## PROBLEM REQUIREMENTS:
Word for word, return the lines from the start of the entries below through the line that has "1 | 7 | 2 | 17 |".

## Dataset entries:
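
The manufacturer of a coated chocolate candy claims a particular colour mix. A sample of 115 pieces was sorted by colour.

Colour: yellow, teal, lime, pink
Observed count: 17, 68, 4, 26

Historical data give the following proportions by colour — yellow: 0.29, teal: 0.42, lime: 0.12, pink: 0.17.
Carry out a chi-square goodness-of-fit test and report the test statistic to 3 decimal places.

Expected counts E_i = n·p_i: 115×0.29 = 33.35, 115×0.42 = 48.3, 115×0.12 = 13.8, 115×0.17 = 19.55.
χ² = (17−33.35)²/33.35 + (68−48.3)²/48.3 + (4−13.8)²/13.8 + (26−19.55)²/19.55
   = 8.0157 + 8.0350 + 6.9594 + 2.1280
Sum = 25.138

25.138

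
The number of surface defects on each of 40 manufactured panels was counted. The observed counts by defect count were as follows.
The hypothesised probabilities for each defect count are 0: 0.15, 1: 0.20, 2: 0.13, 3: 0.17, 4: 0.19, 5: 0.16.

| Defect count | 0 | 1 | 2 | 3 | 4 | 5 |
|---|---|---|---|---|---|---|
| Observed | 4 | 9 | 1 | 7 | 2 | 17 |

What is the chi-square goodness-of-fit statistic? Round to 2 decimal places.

Expected counts E_i = n·p_i: 40×0.15 = 6, 40×0.20 = 8, 40×0.13 = 5.2, 40×0.17 = 6.8, 40×0.19 = 7.6, 40×0.16 = 6.4.
cat         O        E   (O−E)²/E
0           4        6      0.667
1           9        8      0.125
2           1      5.2      3.392
3           7      6.8      0.006
4           2      7.6      4.126
5          17      6.4     17.556
Sum = 25.87

25.87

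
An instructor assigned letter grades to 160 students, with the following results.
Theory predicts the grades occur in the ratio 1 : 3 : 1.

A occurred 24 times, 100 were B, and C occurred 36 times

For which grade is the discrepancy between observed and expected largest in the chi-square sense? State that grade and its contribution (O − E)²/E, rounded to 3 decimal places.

Ratio total = 5. Expected counts: 160×1/5 = 32, 160×3/5 = 96, 160×1/5 = 32.
cat         O        E   (O−E)²/E
A          24       32     2.0000
B         100       96     0.1667
C          36       32     0.5000
The largest term is for A: 2.000.

A, 2.000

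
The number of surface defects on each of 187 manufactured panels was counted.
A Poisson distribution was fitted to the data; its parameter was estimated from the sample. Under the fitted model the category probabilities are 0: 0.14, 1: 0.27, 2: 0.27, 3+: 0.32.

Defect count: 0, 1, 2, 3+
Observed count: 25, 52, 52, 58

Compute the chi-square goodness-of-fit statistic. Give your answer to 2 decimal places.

0.20

Expected counts E_i = n·p_i: 187×0.14 = 26.18, 187×0.27 = 50.49, 187×0.27 = 50.49, 187×0.32 = 59.84.
cat         O        E   (O−E)²/E
0          25    26.18      0.053
1          52    50.49      0.045
2          52    50.49      0.045
3+         58    59.84      0.057
Sum = 0.20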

## TASK SOLUTION:
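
The manufacturer of a coated chocolate candy claims a particular colour mix. A sample of 115 pieces was sorted by colour.

Colour: yellow, teal, lime, pink
Observed count: 17, 68, 4, 26

Historical data give the following proportions by colour — yellow: 0.29, teal: 0.42, lime: 0.12, pink: 0.17.
Carry out a chi-square goodness-of-fit test and report the test statistic to 3 decimal places.

Expected counts E_i = n·p_i: 115×0.29 = 33.35, 115×0.42 = 48.3, 115×0.12 = 13.8, 115×0.17 = 19.55.
χ² = (17−33.35)²/33.35 + (68−48.3)²/48.3 + (4−13.8)²/13.8 + (26−19.55)²/19.55
   = 8.0157 + 8.0350 + 6.9594 + 2.1280
Sum = 25.138

25.138

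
The number of surface defects on each of 40 manufactured panels was counted. The observed counts by defect count were as follows.
The hypothesised probabilities for each defect count are 0: 0.15, 1: 0.20, 2: 0.13, 3: 0.17, 4: 0.19, 5: 0.16.

| Defect count | 0 | 1 | 2 | 3 | 4 | 5 |
|---|---|---|---|---|---|---|
| Observed | 4 | 9 | 1 | 7 | 2 | 17 |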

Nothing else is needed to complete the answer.